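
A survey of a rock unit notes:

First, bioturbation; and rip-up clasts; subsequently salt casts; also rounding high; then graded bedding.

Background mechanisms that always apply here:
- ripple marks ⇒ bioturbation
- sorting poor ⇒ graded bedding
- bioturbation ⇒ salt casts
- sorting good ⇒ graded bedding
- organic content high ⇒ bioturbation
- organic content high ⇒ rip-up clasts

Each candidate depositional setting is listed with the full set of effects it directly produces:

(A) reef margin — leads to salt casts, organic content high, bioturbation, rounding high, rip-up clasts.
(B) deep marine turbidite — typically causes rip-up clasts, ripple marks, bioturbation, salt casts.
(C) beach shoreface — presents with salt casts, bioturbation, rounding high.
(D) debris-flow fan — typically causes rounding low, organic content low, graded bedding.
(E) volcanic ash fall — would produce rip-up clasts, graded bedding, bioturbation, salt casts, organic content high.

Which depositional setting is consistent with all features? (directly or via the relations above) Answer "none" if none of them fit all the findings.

none

For each candidate, compare predicted effects to what was observed:
(A) reef margin — bioturbation match; rip-up clasts match; salt casts match; rounding high match; graded bedding miss
(B) deep marine turbidite — does not account for rounding high, graded bedding
(C) beach shoreface — does not account for rip-up clasts, graded bedding
(D) debris-flow fan — bioturbation miss; rip-up clasts miss; salt casts miss; rounding high miss; graded bedding match
(E) volcanic ash fall — does not account for rounding high
None of the listed candidates fits everything.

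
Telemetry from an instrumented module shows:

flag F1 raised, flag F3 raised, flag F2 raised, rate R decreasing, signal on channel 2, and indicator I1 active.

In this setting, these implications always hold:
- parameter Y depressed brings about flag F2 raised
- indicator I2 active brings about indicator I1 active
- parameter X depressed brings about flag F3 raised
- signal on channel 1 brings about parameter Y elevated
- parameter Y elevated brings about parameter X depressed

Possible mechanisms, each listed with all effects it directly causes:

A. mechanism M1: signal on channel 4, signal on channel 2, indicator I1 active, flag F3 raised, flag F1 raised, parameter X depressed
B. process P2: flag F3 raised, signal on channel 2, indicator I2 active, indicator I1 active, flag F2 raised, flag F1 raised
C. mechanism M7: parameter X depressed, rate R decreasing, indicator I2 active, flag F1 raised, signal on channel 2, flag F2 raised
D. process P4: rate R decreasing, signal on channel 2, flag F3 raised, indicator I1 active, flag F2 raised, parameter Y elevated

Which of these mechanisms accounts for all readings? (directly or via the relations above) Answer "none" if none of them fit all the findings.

C

Testing each hypothesis:
(A) mechanism M1 — does not account for flag F2 raised, rate R decreasing
(B) process P2 — does not account for rate R decreasing
(C) mechanism M7 — flag F1 raised match; flag F3 raised match (through parameter X depressed → flag F3 raised); flag F2 raised match; rate R decreasing match; signal on channel 2 match; indicator I1 active match (through indicator I2 active → indicator I1 active)
(D) process P4 — flag F1 raised miss; flag F3 raised match; flag F2 raised match; rate R decreasing match; signal on channel 2 match; indicator I1 active match
Only (C) is consistent with every observation.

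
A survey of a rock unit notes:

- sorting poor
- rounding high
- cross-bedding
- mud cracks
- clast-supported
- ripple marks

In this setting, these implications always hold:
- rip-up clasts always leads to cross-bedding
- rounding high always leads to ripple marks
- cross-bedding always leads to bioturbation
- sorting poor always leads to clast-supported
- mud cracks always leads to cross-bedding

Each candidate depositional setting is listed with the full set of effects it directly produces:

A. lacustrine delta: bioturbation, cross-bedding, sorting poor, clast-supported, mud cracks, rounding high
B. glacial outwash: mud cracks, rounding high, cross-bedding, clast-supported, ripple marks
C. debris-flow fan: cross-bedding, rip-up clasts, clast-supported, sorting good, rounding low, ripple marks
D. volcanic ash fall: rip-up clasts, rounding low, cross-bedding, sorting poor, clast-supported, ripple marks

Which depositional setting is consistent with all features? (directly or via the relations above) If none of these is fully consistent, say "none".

A

For each candidate, compare predicted effects to what was observed:
(A) lacustrine delta — accounts for every observation (ripple marks by rounding high → ripple marks)
(B) glacial outwash — does not account for sorting poor
(C) debris-flow fan — sorting poor -; rounding high -; cross-bedding +; mud cracks -; clast-supported +; ripple marks +
(D) volcanic ash fall — sorting poor +; rounding high -; cross-bedding +; mud cracks -; clast-supported +; ripple marks +
(A) alone accounts for all the evidence.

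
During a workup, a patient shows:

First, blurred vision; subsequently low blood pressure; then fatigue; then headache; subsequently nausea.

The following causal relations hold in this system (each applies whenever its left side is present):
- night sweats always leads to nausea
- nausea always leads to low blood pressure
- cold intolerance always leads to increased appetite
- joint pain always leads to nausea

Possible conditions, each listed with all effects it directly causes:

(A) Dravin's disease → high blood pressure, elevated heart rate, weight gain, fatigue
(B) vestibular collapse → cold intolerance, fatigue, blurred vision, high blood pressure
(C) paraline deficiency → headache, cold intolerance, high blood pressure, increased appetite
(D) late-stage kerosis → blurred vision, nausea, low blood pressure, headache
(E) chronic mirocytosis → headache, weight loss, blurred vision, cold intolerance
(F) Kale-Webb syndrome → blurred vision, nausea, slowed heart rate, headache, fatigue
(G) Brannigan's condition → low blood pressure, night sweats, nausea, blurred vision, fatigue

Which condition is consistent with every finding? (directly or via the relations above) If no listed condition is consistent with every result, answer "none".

Per-candidate check:
(A) Dravin's disease — fails on blurred vision, low blood pressure, headache, nausea (predicts high blood pressure, not low blood pressure)
(B) vestibular collapse — fails on low blood pressure, headache, nausea (predicts high blood pressure, not low blood pressure)
(C) paraline deficiency — fails on blurred vision, low blood pressure, fatigue, nausea (predicts high blood pressure, not low blood pressure)
(D) late-stage kerosis — blurred vision ✓; low blood pressure ✓; fatigue ✗; headache ✓; nausea ✓
(E) chronic mirocytosis — does not account for low blood pressure, fatigue, nausea
(F) Kale-Webb syndrome — accounts for every observation (low blood pressure through nausea → low blood pressure)
(G) Brannigan's condition — blurred vision ✓; low blood pressure ✓; fatigue ✓; headache ✗; nausea ✓
(F) alone accounts for all the evidence.

F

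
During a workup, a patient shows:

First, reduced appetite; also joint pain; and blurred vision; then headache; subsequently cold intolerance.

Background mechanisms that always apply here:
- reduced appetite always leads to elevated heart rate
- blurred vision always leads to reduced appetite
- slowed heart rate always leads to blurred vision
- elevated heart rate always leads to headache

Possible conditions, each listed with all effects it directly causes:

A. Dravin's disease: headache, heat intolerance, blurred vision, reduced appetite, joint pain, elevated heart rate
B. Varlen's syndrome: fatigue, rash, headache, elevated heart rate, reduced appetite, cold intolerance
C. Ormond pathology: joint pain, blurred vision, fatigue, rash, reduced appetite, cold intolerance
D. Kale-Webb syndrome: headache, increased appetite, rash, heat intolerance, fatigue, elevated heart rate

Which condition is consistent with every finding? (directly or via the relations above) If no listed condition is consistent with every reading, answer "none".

C

For each candidate, compare predicted effects to what was observed:
(A) Dravin's disease — fails on cold intolerance (predicts heat intolerance, not cold intolerance)
(B) Varlen's syndrome — does not account for joint pain, blurred vision
(C) Ormond pathology — reduced appetite yes; joint pain yes; blurred vision yes; headache yes (through reduced appetite → elevated heart rate → headache); cold intolerance yes
(D) Kale-Webb syndrome — fails on reduced appetite, joint pain, blurred vision, cold intolerance (predicts increased appetite, not reduced appetite; predicts heat intolerance, not cold intolerance)
(C) alone accounts for all the evidence.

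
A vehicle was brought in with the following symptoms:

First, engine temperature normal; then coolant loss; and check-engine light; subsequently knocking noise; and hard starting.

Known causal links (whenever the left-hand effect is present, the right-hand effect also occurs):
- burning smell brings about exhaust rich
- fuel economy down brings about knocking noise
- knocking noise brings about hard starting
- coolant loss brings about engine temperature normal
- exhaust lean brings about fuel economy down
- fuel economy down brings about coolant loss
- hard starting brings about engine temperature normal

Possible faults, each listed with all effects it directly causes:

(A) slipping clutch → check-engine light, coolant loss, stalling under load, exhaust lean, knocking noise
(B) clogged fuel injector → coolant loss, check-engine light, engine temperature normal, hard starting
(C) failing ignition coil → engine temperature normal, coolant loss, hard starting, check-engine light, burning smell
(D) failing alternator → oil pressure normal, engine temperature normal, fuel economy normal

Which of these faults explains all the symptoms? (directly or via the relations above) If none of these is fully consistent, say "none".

Per-candidate check:
(A) slipping clutch — accounts for every observation (engine temperature normal via coolant loss → engine temperature normal)
(B) clogged fuel injector — engine temperature normal +; coolant loss +; check-engine light +; knocking noise -; hard starting +
(C) failing ignition coil — engine temperature normal +; coolant loss +; check-engine light +; knocking noise -; hard starting +
(D) failing alternator — does not account for coolant loss, check-engine light, knocking noise, hard starting
(A) is the only candidate with no mismatches.

A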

Exercise instructions.
Please return only the lines above, starting at the line that has "Known causal links" and ending at the line that has "- fuel economy down brings about coolant loss", keeping both and leaving each one unchanged.

Reply.
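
Known causal links (whenever the left-hand effect is present, the right-hand effect also occurs):
- burning smell brings about exhaust rich
- fuel economy down brings about knocking noise
- knocking noise brings about hard starting
- coolant loss brings about engine temperature normal
- exhaust lean brings about fuel economy down
- fuel economy down brings about coolant loss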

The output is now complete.